_Task objective_
The data below holds a line containing "Let w(C) = C, y(M)" and a line containing "Answer: Mul(Rational(1, 2), I, Pow(838, Rational(1, 2)))"; please quote exactly those two lines and every line between them, and nothing else.

_Source material_
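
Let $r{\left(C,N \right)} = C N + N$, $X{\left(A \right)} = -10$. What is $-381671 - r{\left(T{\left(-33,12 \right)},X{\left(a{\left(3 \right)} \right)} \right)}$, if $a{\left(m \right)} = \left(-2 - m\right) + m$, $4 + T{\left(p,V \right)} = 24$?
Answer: $-381461$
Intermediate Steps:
$T{\left(p,V \right)} = 20$ ($T{\left(p,V \right)} = -4 + 24 = 20$)
$a{\left(m \right)} = -2$
$r{\left(C,N \right)} = N + C N$
$-381671 - r{\left(T{\left(-33,12 \right)},X{\left(a{\left(3 \right)} \right)} \right)} = -381671 - - 10 \left(1 + 20\right) = -381671 - \left(-10\right) 21 = -381671 - -210 = -381671 + 210 = -381461$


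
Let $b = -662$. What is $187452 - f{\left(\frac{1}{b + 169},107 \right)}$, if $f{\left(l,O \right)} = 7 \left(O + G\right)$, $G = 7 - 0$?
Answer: $186654$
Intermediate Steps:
$G = 7$ ($G = 7 + 0 = 7$)
$f{\left(l,O \right)} = 49 + 7 O$ ($f{\left(l,O \right)} = 7 \left(O + 7\right) = 7 \left(7 + O\right) = 49 + 7 O$)
$187452 - f{\left(\frac{1}{b + 169},107 \right)} = 187452 - \left(49 + 7 \cdot 107\right) = 187452 - \left(49 + 749\right) = 187452 - 798 = 186654$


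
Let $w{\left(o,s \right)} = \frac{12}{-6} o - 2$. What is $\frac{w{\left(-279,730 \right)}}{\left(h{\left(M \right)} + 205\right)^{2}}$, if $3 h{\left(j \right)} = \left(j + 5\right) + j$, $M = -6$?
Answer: $\frac{1251}{92416} \approx 0.013537$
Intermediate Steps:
$h{\left(j \right)} = \frac{5}{3} + \frac{2 j}{3}$ ($h{\left(j \right)} = \frac{\left(j + 5\right) + j}{3} = \frac{\left(5 + j\right) + j}{3} = \frac{5 + 2 j}{3} = \frac{5}{3} + \frac{2 j}{3}$)
$w{\left(o,s \right)} = -2 - 2 o$ ($w{\left(o,s \right)} = 12 \left(- \frac{1}{6}\right) o - 2 = - 2 o - 2 = -2 - 2 o$)
$\frac{w{\left(-279,730 \right)}}{\left(h{\left(M \right)} + 205\right)^{2}} = \frac{-2 - -558}{\left(\left(\frac{5}{3} + \frac{2}{3} \left(-6\right)\right) + 205\right)^{2}} = \frac{-2 + 558}{\left(\left(\frac{5}{3} - 4\right) + 205\right)^{2}} = \frac{556}{\left(- \frac{7}{3} + 205\right)^{2}} = \frac{556}{\left(\frac{608}{3}\right)^{2}} = \frac{556}{\frac{369664}{9}} = 556 \cdot \frac{9}{369664} = \frac{1251}{92416}$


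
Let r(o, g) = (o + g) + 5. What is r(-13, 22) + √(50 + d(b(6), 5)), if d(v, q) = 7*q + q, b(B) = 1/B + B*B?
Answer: 14 + 3*√10 ≈ 23.487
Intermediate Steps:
b(B) = 1/B + B²
r(o, g) = 5 + g + o (r(o, g) = (g + o) + 5 = 5 + g + o)
d(v, q) = 8*q
r(-13, 22) + √(50 + d(b(6), 5)) = (5 + 22 - 13) + √(50 + 8*5) = 14 + √(50 + 40) = 14 + √90 = 14 + 3*√10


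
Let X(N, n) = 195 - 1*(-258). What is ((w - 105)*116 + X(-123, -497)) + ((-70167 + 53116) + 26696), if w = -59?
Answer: -8926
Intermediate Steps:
X(N, n) = 453 (X(N, n) = 195 + 258 = 453)
((w - 105)*116 + X(-123, -497)) + ((-70167 + 53116) + 26696) = ((-59 - 105)*116 + 453) + ((-70167 + 53116) + 26696) = (-164*116 + 453) + (-17051 + 26696) = (-19024 + 453) + 9645 = -18571 + 9645 = -8926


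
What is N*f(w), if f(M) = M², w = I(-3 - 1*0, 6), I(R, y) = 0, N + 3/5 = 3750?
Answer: 0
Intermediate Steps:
N = 18747/5 (N = -⅗ + 3750 = 18747/5 ≈ 3749.4)
w = 0
N*f(w) = (18747/5)*0² = (18747/5)*0 = 0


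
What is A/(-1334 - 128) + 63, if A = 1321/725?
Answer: 66775529/1059950 ≈ 62.999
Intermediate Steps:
A = 1321/725 (A = 1321*(1/725) = 1321/725 ≈ 1.8221)
A/(-1334 - 128) + 63 = (1321/725)/(-1334 - 128) + 63 = (1321/725)/(-1462) + 63 = -1/1462*1321/725 + 63 = -1321/1059950 + 63 = 66775529/1059950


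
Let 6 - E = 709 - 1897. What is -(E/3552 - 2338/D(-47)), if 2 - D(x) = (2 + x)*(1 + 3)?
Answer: 96277/7696 ≈ 12.510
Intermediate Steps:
E = 1194 (E = 6 - (709 - 1897) = 6 - 1*(-1188) = 6 + 1188 = 1194)
D(x) = -6 - 4*x (D(x) = 2 - (2 + x)*(1 + 3) = 2 - (2 + x)*4 = 2 - (8 + 4*x) = 2 + (-8 - 4*x) = -6 - 4*x)
-(E/3552 - 2338/D(-47)) = -(1194/3552 - 2338/(-6 - 4*(-47))) = -(1194*(1/3552) - 2338/(-6 + 188)) = -(199/592 - 2338/182) = -(199/592 - 2338*1/182) = -(199/592 - 167/13) = -1*(-96277/7696) = 96277/7696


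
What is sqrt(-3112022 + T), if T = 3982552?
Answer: sqrt(870530) ≈ 933.02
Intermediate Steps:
sqrt(-3112022 + T) = sqrt(-3112022 + 3982552) = sqrt(870530)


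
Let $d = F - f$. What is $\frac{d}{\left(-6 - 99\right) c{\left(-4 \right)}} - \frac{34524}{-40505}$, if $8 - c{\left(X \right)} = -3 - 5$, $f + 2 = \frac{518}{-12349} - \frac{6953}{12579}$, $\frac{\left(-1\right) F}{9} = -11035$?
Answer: $- \frac{61589352602075041}{1057050719063640} \approx -58.265$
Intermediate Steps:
$F = 99315$ ($F = \left(-9\right) \left(-11035\right) = 99315$)
$f = - \frac{403054661}{155338071}$ ($f = -2 + \left(\frac{518}{-12349} - \frac{6953}{12579}\right) = -2 + \left(518 \left(- \frac{1}{12349}\right) - \frac{6953}{12579}\right) = -2 - \frac{92378519}{155338071} = - \frac{403054661}{155338071} \approx -2.5947$)
$c{\left(X \right)} = 16$ ($c{\left(X \right)} = 8 - \left(-3 - 5\right) = 8 - -8 = 8 + 8 = 16$)
$d = \frac{15427803576026}{155338071}$ ($d = 99315 - - \frac{403054661}{155338071} = 99315 + \frac{403054661}{155338071} = \frac{15427803576026}{155338071} \approx 99318.0$)
$\frac{d}{\left(-6 - 99\right) c{\left(-4 \right)}} - \frac{34524}{-40505} = \frac{15427803576026}{155338071 \left(-6 - 99\right) 16} - \frac{34524}{-40505} = \frac{15427803576026}{155338071 \left(\left(-105\right) 16\right)} - - \frac{34524}{40505} = \frac{15427803576026}{155338071 \left(-1680\right)} + \frac{34524}{40505} = \frac{15427803576026}{155338071} \left(- \frac{1}{1680}\right) + \frac{34524}{40505} = - \frac{7713901788013}{130483979640} + \frac{34524}{40505} = - \frac{61589352602075041}{1057050719063640}$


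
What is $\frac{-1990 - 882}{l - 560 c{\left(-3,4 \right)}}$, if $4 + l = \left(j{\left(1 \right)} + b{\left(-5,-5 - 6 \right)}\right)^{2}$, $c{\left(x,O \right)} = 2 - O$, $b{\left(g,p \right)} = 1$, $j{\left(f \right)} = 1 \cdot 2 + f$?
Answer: $- \frac{718}{283} \approx -2.5371$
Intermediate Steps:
$j{\left(f \right)} = 2 + f$
$l = 12$ ($l = -4 + \left(\left(2 + 1\right) + 1\right)^{2} = -4 + \left(3 + 1\right)^{2} = -4 + 4^{2} = -4 + 16 = 12$)
$\frac{-1990 - 882}{l - 560 c{\left(-3,4 \right)}} = \frac{-1990 - 882}{12 - 560 \left(2 - 4\right)} = - \frac{2872}{12 - 560 \left(2 - 4\right)} = - \frac{2872}{12 - -1120} = - \frac{2872}{12 + 1120} = - \frac{2872}{1132} = \left(-2872\right) \frac{1}{1132} = - \frac{718}{283}$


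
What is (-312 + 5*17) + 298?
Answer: 71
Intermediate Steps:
(-312 + 5*17) + 298 = (-312 + 85) + 298 = -227 + 298 = 71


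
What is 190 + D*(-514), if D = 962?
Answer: -494278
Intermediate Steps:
190 + D*(-514) = 190 + 962*(-514) = 190 - 494468 = -494278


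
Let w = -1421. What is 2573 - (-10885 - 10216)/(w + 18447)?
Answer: 43828999/17026 ≈ 2574.2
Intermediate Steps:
2573 - (-10885 - 10216)/(w + 18447) = 2573 - (-10885 - 10216)/(-1421 + 18447) = 2573 - (-21101)/17026 = 2573 - 1*(-21101/17026) = 2573 + 21101/17026 = 43828999/17026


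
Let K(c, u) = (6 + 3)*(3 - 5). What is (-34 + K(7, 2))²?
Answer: 2704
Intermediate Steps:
K(c, u) = -18 (K(c, u) = 9*(-2) = -18)
(-34 + K(7, 2))² = (-34 - 18)² = (-52)² = 2704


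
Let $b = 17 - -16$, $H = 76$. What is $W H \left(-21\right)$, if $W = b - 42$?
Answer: $14364$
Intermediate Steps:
$b = 33$ ($b = 17 + 16 = 33$)
$W = -9$ ($W = 33 - 42 = -9$)
$W H \left(-21\right) = \left(-9\right) 76 \left(-21\right) = \left(-684\right) \left(-21\right) = 14364$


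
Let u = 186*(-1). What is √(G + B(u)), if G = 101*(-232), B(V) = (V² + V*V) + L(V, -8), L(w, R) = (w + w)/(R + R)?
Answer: √183133/2 ≈ 213.97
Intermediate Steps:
L(w, R) = w/R (L(w, R) = (2*w)/((2*R)) = (2*w)*(1/(2*R)) = w/R)
u = -186
B(V) = 2*V² - V/8 (B(V) = (V² + V*V) + V/(-8) = (V² + V²) + V*(-⅛) = 2*V² - V/8)
G = -23432
√(G + B(u)) = √(-23432 + (⅛)*(-186)*(-1 + 16*(-186))) = √(-23432 + (⅛)*(-186)*(-1 - 2976)) = √(-23432 + (⅛)*(-186)*(-2977)) = √(-23432 + 276861/4) = √(183133/4) = √183133/2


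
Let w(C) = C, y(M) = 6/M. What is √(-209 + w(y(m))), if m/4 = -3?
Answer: I*√838/2 ≈ 14.474*I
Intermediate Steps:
m = -12 (m = 4*(-3) = -12)
√(-209 + w(y(m))) = √(-209 + 6/(-12)) = √(-209 + 6*(-1/12)) = √(-209 - ½) = √(-419/2) = I*√838/2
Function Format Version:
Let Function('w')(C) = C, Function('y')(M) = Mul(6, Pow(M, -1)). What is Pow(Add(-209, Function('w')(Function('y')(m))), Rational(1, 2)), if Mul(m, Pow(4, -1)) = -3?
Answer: Mul(Rational(1, 2), I, Pow(838, Rational(1, 2))) ≈ Mul(14.474, I)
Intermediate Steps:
m = -12 (m = Mul(4, -3) = -12)
Pow(Add(-209, Function('w')(Function('y')(m))), Rational(1, 2)) = Pow(Add(-209, Mul(6, Pow(-12, -1))), Rational(1, 2)) = Pow(Add(-209, Mul(6, Rational(-1, 12))), Rational(1, 2)) = Pow(Add(-209, Rational(-1, 2)), Rational(1, 2)) = Pow(Rational(-419, 2), Rational(1, 2)) = Mul(Rational(1, 2), I, Pow(838, Rational(1, 2)))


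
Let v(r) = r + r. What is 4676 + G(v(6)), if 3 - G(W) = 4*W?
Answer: 4631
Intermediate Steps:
v(r) = 2*r
G(W) = 3 - 4*W
4676 + G(v(6)) = 4676 + (3 - 8*6) = 4676 + (3 - 4*12) = 4676 + (3 - 48) = 4676 - 45 = 4631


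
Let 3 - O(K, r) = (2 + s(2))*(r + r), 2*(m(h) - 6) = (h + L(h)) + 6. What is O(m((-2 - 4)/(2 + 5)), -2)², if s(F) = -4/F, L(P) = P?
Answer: 9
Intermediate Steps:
m(h) = 9 + h (m(h) = 6 + ((h + h) + 6)/2 = 6 + (2*h + 6)/2 = 6 + (6 + 2*h)/2 = 6 + (3 + h) = 9 + h)
O(K, r) = 3 (O(K, r) = 3 - (2 - 4/2)*(r + r) = 3 - (2 - 4*½)*2*r = 3 - (2 - 2)*2*r = 3 - 0*2*r = 3 - 1*0 = 3 + 0 = 3)
O(m((-2 - 4)/(2 + 5)), -2)² = 3² = 9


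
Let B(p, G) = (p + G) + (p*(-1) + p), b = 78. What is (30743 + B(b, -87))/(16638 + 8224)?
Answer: 15367/12431 ≈ 1.2362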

_Solution below_
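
Let w(C) = C, y(M) = 6/M. What is √(-209 + w(y(m))), if m/4 = -3?
Answer: I*√838/2 ≈ 14.474*I
Intermediate Steps:
m = -12 (m = 4*(-3) = -12)
√(-209 + w(y(m))) = √(-209 + 6/(-12)) = √(-209 + 6*(-1/12)) = √(-209 - ½) = √(-419/2) = I*√838/2
Function Format Version:
Let Function('w')(C) = C, Function('y')(M) = Mul(6, Pow(M, -1)). What is Pow(Add(-209, Function('w')(Function('y')(m))), Rational(1, 2)), if Mul(m, Pow(4, -1)) = -3?
Answer: Mul(Rational(1, 2), I, Pow(838, Rational(1, 2))) ≈ Mul(14.474, I)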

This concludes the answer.